EXERCISE BRIEF. Copy the records below character for character.

THE INPUT.
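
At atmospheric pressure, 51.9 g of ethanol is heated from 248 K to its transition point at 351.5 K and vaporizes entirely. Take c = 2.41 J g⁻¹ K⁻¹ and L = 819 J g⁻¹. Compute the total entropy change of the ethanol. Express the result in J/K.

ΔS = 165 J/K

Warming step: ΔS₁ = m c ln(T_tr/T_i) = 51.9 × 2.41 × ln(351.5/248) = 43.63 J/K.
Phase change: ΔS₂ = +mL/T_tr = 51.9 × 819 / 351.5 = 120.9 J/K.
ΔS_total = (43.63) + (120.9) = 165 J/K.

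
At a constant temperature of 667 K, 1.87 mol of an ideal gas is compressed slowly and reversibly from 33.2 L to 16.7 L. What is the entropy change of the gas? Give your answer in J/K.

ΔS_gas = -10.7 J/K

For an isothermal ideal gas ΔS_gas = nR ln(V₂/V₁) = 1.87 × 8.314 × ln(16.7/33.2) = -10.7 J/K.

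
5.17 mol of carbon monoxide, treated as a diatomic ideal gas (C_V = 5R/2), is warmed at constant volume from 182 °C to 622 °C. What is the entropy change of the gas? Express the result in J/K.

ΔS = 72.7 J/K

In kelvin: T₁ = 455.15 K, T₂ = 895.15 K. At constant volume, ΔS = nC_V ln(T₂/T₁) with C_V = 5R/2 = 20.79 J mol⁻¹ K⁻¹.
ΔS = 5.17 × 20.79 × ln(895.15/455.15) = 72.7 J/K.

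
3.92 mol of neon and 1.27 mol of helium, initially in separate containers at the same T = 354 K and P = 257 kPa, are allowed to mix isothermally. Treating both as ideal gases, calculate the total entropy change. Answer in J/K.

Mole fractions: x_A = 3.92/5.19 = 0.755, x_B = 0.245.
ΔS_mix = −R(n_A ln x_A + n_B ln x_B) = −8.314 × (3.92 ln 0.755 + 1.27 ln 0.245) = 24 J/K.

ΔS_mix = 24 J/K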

YOUR RESPONSE.
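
At atmospheric pressure, 51.9 g of ethanol is heated from 248 K to its transition point at 351.5 K and vaporizes entirely. Take c = 2.41 J g⁻¹ K⁻¹ and L = 819 J g⁻¹. Compute the total entropy change of the ethanol. Express the result in J/K.

ΔS = 165 J/K

Warming step: ΔS₁ = m c ln(T_tr/T_i) = 51.9 × 2.41 × ln(351.5/248) = 43.63 J/K.
Phase change: ΔS₂ = +mL/T_tr = 51.9 × 819 / 351.5 = 120.9 J/K.
ΔS_total = (43.63) + (120.9) = 165 J/K.

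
At a constant temperature of 667 K, 1.87 mol of an ideal gas is compressed slowly and reversibly from 33.2 L to 16.7 L. What is the entropy change of the gas? Give your answer in J/K.

ΔS_gas = -10.7 J/K

For an isothermal ideal gas ΔS_gas = nR ln(V₂/V₁) = 1.87 × 8.314 × ln(16.7/33.2) = -10.7 J/K.

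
5.17 mol of carbon monoxide, treated as a diatomic ideal gas (C_V = 5R/2), is warmed at constant volume from 182 °C to 622 °C. What is the entropy change of the gas? Express the result in J/K.

ΔS = 72.7 J/K

In kelvin: T₁ = 455.15 K, T₂ = 895.15 K. At constant volume, ΔS = nC_V ln(T₂/T₁) with C_V = 5R/2 = 20.79 J mol⁻¹ K⁻¹.
ΔS = 5.17 × 20.79 × ln(895.15/455.15) = 72.7 J/K.

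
3.92 mol of neon and 1.27 mol of helium, initially in separate containers at the same T = 354 K and P = 257 kPa, are allowed to mix isothermally. Treating both as ideal gases, calculate the total entropy change. Answer in J/K.

Mole fractions: x_A = 3.92/5.19 = 0.755, x_B = 0.245.
ΔS_mix = −R(n_A ln x_A + n_B ln x_B) = −8.314 × (3.92 ln 0.755 + 1.27 ln 0.245) = 24 J/K.

ΔS_mix = 24 J/K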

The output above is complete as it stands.